Starting with the line that contains "Langton's Ant rules: the" and stopping after the line that contains "- If the ant is on a BLACK", return each line below exactly as written, with no others.
((
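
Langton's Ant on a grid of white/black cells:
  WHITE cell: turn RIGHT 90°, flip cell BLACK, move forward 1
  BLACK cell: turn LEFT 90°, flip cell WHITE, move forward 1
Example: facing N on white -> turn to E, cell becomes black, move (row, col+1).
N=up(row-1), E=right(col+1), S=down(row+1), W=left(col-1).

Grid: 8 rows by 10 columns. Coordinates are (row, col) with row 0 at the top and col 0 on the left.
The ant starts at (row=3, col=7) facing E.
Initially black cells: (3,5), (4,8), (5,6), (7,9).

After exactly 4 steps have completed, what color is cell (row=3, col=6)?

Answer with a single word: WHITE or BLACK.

Answer: BLACK

Derivation:
Step 1: on WHITE (3,7): turn R to S, flip to black, move to (4,7). |black|=5
Step 2: on WHITE (4,7): turn R to W, flip to black, move to (4,6). |black|=6
Step 3: on WHITE (4,6): turn R to N, flip to black, move to (3,6). |black|=7
Step 4: on WHITE (3,6): turn R to E, flip to black, move to (3,7). |black|=8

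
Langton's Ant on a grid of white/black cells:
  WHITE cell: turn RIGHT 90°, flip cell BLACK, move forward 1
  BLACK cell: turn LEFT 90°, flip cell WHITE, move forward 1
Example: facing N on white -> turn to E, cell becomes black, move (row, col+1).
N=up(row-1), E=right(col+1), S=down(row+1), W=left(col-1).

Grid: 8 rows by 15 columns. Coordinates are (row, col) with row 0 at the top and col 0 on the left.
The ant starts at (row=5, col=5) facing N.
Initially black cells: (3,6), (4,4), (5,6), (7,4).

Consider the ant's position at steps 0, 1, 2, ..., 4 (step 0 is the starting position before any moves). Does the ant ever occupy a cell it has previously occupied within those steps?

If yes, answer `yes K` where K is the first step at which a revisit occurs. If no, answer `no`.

Answer: no

Derivation:
Step 1: on WHITE (5,5): turn R to E, flip to black, move to (5,6). |black|=5 — new cell
Step 2: on BLACK (5,6): turn L to N, flip to white, move to (4,6). |black|=4 — new cell
Step 3: on WHITE (4,6): turn R to E, flip to black, move to (4,7). |black|=5 — new cell
Step 4: on WHITE (4,7): turn R to S, flip to black, move to (5,7). |black|=6 — new cell
No revisit within 4 steps.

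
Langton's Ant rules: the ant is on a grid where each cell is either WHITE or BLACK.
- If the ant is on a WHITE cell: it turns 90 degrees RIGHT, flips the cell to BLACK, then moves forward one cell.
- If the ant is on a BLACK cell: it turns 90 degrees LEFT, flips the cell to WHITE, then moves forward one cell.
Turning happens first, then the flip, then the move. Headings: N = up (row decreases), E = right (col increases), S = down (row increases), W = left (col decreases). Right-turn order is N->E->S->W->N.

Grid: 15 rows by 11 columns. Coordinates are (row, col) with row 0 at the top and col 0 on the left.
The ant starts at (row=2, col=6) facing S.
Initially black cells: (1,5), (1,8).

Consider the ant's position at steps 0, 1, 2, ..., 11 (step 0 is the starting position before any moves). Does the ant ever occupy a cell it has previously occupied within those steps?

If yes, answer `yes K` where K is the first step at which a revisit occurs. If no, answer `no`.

Step 1: on WHITE (2,6): turn R to W, flip to black, move to (2,5). |black|=3 — new cell
Step 2: on WHITE (2,5): turn R to N, flip to black, move to (1,5). |black|=4 — new cell
Step 3: on BLACK (1,5): turn L to W, flip to white, move to (1,4). |black|=3 — new cell
Step 4: on WHITE (1,4): turn R to N, flip to black, move to (0,4). |black|=4 — new cell
Step 5: on WHITE (0,4): turn R to E, flip to black, move to (0,5). |black|=5 — new cell
Step 6: on WHITE (0,5): turn R to S, flip to black, move to (1,5). |black|=6 — REVISIT

Answer: yes 6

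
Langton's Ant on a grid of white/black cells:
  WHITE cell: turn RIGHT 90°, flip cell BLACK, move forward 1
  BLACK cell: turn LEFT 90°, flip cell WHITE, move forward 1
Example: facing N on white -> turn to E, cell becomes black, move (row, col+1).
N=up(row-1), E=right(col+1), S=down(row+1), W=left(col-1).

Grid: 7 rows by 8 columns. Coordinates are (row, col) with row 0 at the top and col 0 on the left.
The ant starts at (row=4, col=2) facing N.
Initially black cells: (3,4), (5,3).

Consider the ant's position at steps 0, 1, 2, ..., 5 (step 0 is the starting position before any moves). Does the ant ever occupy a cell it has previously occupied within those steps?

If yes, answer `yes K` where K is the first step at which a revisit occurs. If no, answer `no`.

Step 1: on WHITE (4,2): turn R to E, flip to black, move to (4,3). |black|=3 — new cell
Step 2: on WHITE (4,3): turn R to S, flip to black, move to (5,3). |black|=4 — new cell
Step 3: on BLACK (5,3): turn L to E, flip to white, move to (5,4). |black|=3 — new cell
Step 4: on WHITE (5,4): turn R to S, flip to black, move to (6,4). |black|=4 — new cell
Step 5: on WHITE (6,4): turn R to W, flip to black, move to (6,3). |black|=5 — new cell
No revisit within 5 steps.

Answer: no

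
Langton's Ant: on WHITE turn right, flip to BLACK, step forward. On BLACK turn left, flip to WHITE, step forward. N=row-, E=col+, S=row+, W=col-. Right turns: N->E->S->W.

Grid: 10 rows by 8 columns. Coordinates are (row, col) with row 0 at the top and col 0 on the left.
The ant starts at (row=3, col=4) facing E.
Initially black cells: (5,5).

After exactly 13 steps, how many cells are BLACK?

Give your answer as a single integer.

Answer: 10

Derivation:
Step 1: on WHITE (3,4): turn R to S, flip to black, move to (4,4). |black|=2
Step 2: on WHITE (4,4): turn R to W, flip to black, move to (4,3). |black|=3
Step 3: on WHITE (4,3): turn R to N, flip to black, move to (3,3). |black|=4
Step 4: on WHITE (3,3): turn R to E, flip to black, move to (3,4). |black|=5
Step 5: on BLACK (3,4): turn L to N, flip to white, move to (2,4). |black|=4
Step 6: on WHITE (2,4): turn R to E, flip to black, move to (2,5). |black|=5
Step 7: on WHITE (2,5): turn R to S, flip to black, move to (3,5). |black|=6
Step 8: on WHITE (3,5): turn R to W, flip to black, move to (3,4). |black|=7
Step 9: on WHITE (3,4): turn R to N, flip to black, move to (2,4). |black|=8
Step 10: on BLACK (2,4): turn L to W, flip to white, move to (2,3). |black|=7
Step 11: on WHITE (2,3): turn R to N, flip to black, move to (1,3). |black|=8
Step 12: on WHITE (1,3): turn R to E, flip to black, move to (1,4). |black|=9
Step 13: on WHITE (1,4): turn R to S, flip to black, move to (2,4). |black|=10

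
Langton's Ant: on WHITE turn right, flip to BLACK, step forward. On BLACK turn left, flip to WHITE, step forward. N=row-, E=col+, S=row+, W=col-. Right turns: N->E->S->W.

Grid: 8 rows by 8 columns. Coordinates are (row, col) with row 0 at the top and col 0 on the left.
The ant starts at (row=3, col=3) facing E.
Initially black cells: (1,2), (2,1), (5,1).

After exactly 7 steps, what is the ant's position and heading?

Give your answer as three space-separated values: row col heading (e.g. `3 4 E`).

Step 1: on WHITE (3,3): turn R to S, flip to black, move to (4,3). |black|=4
Step 2: on WHITE (4,3): turn R to W, flip to black, move to (4,2). |black|=5
Step 3: on WHITE (4,2): turn R to N, flip to black, move to (3,2). |black|=6
Step 4: on WHITE (3,2): turn R to E, flip to black, move to (3,3). |black|=7
Step 5: on BLACK (3,3): turn L to N, flip to white, move to (2,3). |black|=6
Step 6: on WHITE (2,3): turn R to E, flip to black, move to (2,4). |black|=7
Step 7: on WHITE (2,4): turn R to S, flip to black, move to (3,4). |black|=8

Answer: 3 4 S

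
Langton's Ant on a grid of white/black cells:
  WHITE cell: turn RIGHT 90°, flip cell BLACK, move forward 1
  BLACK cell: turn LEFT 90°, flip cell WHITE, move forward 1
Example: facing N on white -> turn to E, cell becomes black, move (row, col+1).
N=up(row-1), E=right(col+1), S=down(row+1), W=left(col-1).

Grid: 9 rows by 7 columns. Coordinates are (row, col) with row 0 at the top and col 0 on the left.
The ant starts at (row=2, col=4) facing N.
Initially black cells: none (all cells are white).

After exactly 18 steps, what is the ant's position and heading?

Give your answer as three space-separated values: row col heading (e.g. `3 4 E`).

Step 1: on WHITE (2,4): turn R to E, flip to black, move to (2,5). |black|=1
Step 2: on WHITE (2,5): turn R to S, flip to black, move to (3,5). |black|=2
Step 3: on WHITE (3,5): turn R to W, flip to black, move to (3,4). |black|=3
Step 4: on WHITE (3,4): turn R to N, flip to black, move to (2,4). |black|=4
Step 5: on BLACK (2,4): turn L to W, flip to white, move to (2,3). |black|=3
Step 6: on WHITE (2,3): turn R to N, flip to black, move to (1,3). |black|=4
Step 7: on WHITE (1,3): turn R to E, flip to black, move to (1,4). |black|=5
Step 8: on WHITE (1,4): turn R to S, flip to black, move to (2,4). |black|=6
Step 9: on WHITE (2,4): turn R to W, flip to black, move to (2,3). |black|=7
Step 10: on BLACK (2,3): turn L to S, flip to white, move to (3,3). |black|=6
Step 11: on WHITE (3,3): turn R to W, flip to black, move to (3,2). |black|=7
Step 12: on WHITE (3,2): turn R to N, flip to black, move to (2,2). |black|=8
Step 13: on WHITE (2,2): turn R to E, flip to black, move to (2,3). |black|=9
Step 14: on WHITE (2,3): turn R to S, flip to black, move to (3,3). |black|=10
Step 15: on BLACK (3,3): turn L to E, flip to white, move to (3,4). |black|=9
Step 16: on BLACK (3,4): turn L to N, flip to white, move to (2,4). |black|=8
Step 17: on BLACK (2,4): turn L to W, flip to white, move to (2,3). |black|=7
Step 18: on BLACK (2,3): turn L to S, flip to white, move to (3,3). |black|=6

Answer: 3 3 S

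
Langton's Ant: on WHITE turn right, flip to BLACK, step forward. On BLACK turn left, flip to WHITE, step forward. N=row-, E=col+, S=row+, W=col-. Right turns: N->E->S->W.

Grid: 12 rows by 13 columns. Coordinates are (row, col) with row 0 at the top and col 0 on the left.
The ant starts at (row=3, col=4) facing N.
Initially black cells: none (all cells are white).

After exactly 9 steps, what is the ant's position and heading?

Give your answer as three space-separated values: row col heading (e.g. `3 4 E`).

Answer: 3 3 W

Derivation:
Step 1: on WHITE (3,4): turn R to E, flip to black, move to (3,5). |black|=1
Step 2: on WHITE (3,5): turn R to S, flip to black, move to (4,5). |black|=2
Step 3: on WHITE (4,5): turn R to W, flip to black, move to (4,4). |black|=3
Step 4: on WHITE (4,4): turn R to N, flip to black, move to (3,4). |black|=4
Step 5: on BLACK (3,4): turn L to W, flip to white, move to (3,3). |black|=3
Step 6: on WHITE (3,3): turn R to N, flip to black, move to (2,3). |black|=4
Step 7: on WHITE (2,3): turn R to E, flip to black, move to (2,4). |black|=5
Step 8: on WHITE (2,4): turn R to S, flip to black, move to (3,4). |black|=6
Step 9: on WHITE (3,4): turn R to W, flip to black, move to (3,3). |black|=7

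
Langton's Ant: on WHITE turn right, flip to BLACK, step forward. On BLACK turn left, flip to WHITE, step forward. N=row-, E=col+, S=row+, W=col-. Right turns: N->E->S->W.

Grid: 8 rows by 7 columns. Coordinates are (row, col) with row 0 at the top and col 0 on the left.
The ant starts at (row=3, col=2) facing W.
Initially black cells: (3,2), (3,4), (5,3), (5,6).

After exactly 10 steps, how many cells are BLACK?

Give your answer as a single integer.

Step 1: on BLACK (3,2): turn L to S, flip to white, move to (4,2). |black|=3
Step 2: on WHITE (4,2): turn R to W, flip to black, move to (4,1). |black|=4
Step 3: on WHITE (4,1): turn R to N, flip to black, move to (3,1). |black|=5
Step 4: on WHITE (3,1): turn R to E, flip to black, move to (3,2). |black|=6
Step 5: on WHITE (3,2): turn R to S, flip to black, move to (4,2). |black|=7
Step 6: on BLACK (4,2): turn L to E, flip to white, move to (4,3). |black|=6
Step 7: on WHITE (4,3): turn R to S, flip to black, move to (5,3). |black|=7
Step 8: on BLACK (5,3): turn L to E, flip to white, move to (5,4). |black|=6
Step 9: on WHITE (5,4): turn R to S, flip to black, move to (6,4). |black|=7
Step 10: on WHITE (6,4): turn R to W, flip to black, move to (6,3). |black|=8

Answer: 8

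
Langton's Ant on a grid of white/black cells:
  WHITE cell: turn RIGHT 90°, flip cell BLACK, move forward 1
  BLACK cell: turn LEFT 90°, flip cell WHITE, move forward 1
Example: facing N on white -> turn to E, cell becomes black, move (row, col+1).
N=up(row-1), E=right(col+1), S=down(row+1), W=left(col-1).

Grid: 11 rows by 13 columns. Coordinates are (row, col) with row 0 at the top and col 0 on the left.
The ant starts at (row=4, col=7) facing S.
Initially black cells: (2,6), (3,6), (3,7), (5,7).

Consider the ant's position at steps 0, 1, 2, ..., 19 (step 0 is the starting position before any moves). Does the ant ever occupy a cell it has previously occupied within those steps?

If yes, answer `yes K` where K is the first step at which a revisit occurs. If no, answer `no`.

Answer: yes 9

Derivation:
Step 1: on WHITE (4,7): turn R to W, flip to black, move to (4,6). |black|=5 — new cell
Step 2: on WHITE (4,6): turn R to N, flip to black, move to (3,6). |black|=6 — new cell
Step 3: on BLACK (3,6): turn L to W, flip to white, move to (3,5). |black|=5 — new cell
Step 4: on WHITE (3,5): turn R to N, flip to black, move to (2,5). |black|=6 — new cell
Step 5: on WHITE (2,5): turn R to E, flip to black, move to (2,6). |black|=7 — new cell
Step 6: on BLACK (2,6): turn L to N, flip to white, move to (1,6). |black|=6 — new cell
Step 7: on WHITE (1,6): turn R to E, flip to black, move to (1,7). |black|=7 — new cell
Step 8: on WHITE (1,7): turn R to S, flip to black, move to (2,7). |black|=8 — new cell
Step 9: on WHITE (2,7): turn R to W, flip to black, move to (2,6). |black|=9 — REVISIT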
))
— Your response —
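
Langton's Ant rules: the ant is on a grid where each cell is either WHITE or BLACK.
- If the ant is on a WHITE cell: it turns 90 degrees RIGHT, flips the cell to BLACK, then moves forward one cell.
- If the ant is on a BLACK cell: it turns 90 degrees LEFT, flips the cell to WHITE, then moves forward one cell.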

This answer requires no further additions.